* **Exercise aim**
Give back, unchanged, the line containing "The inspector of" and every line after it up to the end of the listing.

---

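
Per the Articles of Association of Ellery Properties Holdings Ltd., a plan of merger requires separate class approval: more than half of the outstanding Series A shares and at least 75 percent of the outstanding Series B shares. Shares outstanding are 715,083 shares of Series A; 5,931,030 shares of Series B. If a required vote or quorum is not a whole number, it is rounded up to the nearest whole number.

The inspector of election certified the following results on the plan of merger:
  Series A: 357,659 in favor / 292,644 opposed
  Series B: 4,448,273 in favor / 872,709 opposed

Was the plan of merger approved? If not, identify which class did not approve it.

Approved — every class gave the required vote.

Series A: a majority of 715083 is 357542; 357,542 required, 357,659 in favor — approved.
Series B: 3/4 of 5931030 = 4448272.50, rounded up to 4448273; 4,448,273 required, 4,448,273 in favor — approved.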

---

* **Result for this exercise**
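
The inspector of election certified the following results on the plan of merger:
  Series A: 357,659 in favor / 292,644 opposed
  Series B: 4,448,273 in favor / 872,709 opposed

Was the plan of merger approved? If not, identify which class did not approve it.

Approved — every class gave the required vote.

Series A: a majority of 715083 is 357542; 357,542 required, 357,659 in favor — approved.
Series B: 3/4 of 5931030 = 4448272.50, rounded up to 4448273; 4,448,273 required, 4,448,273 in favor — approved.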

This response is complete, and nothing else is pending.